## Exercise objective
Below are the entries; give again exactly the lines from the one mentioning "Boundary conditions matter" through the one mentioning "Consider the following", inclusive.

## Data for this task

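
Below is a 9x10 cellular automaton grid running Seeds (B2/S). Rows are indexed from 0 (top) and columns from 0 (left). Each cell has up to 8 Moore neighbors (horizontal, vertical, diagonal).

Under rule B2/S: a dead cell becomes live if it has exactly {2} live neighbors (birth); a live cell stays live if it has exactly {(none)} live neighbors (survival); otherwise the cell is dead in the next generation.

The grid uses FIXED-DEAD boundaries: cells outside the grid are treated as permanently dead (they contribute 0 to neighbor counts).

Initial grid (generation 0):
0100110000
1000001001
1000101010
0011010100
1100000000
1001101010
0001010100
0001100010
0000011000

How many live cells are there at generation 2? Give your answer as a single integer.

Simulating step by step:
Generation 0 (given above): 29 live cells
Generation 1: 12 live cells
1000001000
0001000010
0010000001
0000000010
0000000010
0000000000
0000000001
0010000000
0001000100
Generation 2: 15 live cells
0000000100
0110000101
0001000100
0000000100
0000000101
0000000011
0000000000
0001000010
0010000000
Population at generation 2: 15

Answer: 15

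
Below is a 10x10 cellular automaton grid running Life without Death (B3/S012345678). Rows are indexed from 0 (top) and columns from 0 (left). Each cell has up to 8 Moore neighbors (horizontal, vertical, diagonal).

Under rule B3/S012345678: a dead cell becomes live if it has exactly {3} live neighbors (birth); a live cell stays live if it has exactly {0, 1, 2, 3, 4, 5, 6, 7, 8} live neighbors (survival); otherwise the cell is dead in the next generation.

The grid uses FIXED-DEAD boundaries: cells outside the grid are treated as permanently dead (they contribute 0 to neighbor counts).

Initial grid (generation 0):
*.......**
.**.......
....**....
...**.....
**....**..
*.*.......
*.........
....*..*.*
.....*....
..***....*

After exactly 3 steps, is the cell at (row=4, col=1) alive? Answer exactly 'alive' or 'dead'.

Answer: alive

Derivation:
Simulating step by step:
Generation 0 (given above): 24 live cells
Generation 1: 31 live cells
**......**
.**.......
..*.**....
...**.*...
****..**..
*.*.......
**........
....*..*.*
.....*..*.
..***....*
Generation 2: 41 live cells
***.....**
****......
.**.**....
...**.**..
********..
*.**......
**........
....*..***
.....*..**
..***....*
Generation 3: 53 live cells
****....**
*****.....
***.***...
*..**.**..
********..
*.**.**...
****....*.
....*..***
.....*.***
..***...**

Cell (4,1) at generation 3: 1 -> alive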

==

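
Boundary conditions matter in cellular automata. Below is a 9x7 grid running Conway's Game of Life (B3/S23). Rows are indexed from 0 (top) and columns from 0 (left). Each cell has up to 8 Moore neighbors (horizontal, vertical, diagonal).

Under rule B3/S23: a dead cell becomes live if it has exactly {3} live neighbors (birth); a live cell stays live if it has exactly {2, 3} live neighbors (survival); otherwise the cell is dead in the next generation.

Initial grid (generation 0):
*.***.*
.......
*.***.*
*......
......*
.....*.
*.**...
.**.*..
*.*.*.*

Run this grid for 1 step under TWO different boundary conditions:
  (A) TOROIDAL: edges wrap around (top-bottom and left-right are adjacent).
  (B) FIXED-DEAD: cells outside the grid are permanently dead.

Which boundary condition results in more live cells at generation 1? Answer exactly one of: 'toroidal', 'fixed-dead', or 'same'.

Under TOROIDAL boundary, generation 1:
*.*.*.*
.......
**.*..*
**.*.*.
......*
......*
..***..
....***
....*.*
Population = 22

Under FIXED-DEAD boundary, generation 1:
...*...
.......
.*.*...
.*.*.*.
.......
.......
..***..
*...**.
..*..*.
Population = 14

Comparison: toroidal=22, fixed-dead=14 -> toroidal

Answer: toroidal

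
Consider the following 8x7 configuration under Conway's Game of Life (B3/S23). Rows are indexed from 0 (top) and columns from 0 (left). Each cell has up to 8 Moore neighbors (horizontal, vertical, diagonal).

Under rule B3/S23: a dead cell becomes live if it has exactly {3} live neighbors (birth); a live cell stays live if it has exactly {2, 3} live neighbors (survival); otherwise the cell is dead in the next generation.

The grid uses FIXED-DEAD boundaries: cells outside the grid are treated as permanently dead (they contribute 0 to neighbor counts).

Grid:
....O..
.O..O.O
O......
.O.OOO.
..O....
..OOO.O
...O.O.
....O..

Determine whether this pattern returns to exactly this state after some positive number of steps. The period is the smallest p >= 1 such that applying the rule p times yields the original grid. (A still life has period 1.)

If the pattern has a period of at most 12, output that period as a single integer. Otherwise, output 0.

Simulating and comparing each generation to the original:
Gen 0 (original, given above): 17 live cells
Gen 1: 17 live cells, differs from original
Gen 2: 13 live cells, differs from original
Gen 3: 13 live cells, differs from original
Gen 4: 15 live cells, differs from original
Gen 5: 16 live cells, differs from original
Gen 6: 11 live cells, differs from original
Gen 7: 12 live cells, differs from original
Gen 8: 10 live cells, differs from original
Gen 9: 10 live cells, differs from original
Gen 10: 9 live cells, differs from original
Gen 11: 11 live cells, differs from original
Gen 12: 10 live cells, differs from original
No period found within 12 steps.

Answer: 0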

## Output for this task
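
Boundary conditions matter in cellular automata. Below is a 9x7 grid running Conway's Game of Life (B3/S23). Rows are indexed from 0 (top) and columns from 0 (left). Each cell has up to 8 Moore neighbors (horizontal, vertical, diagonal).

Under rule B3/S23: a dead cell becomes live if it has exactly {3} live neighbors (birth); a live cell stays live if it has exactly {2, 3} live neighbors (survival); otherwise the cell is dead in the next generation.

Initial grid (generation 0):
*.***.*
.......
*.***.*
*......
......*
.....*.
*.**...
.**.*..
*.*.*.*

Run this grid for 1 step under TWO different boundary conditions:
  (A) TOROIDAL: edges wrap around (top-bottom and left-right are adjacent).
  (B) FIXED-DEAD: cells outside the grid are permanently dead.

Which boundary condition results in more live cells at generation 1? Answer exactly one of: 'toroidal', 'fixed-dead', or 'same'.

Under TOROIDAL boundary, generation 1:
*.*.*.*
.......
**.*..*
**.*.*.
......*
......*
..***..
....***
....*.*
Population = 22

Under FIXED-DEAD boundary, generation 1:
...*...
.......
.*.*...
.*.*.*.
.......
.......
..***..
*...**.
..*..*.
Population = 14

Comparison: toroidal=22, fixed-dead=14 -> toroidal

Answer: toroidal

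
Consider the following 8x7 configuration under Conway's Game of Life (B3/S23). Rows are indexed from 0 (top) and columns from 0 (left). Each cell has up to 8 Moore neighbors (horizontal, vertical, diagonal).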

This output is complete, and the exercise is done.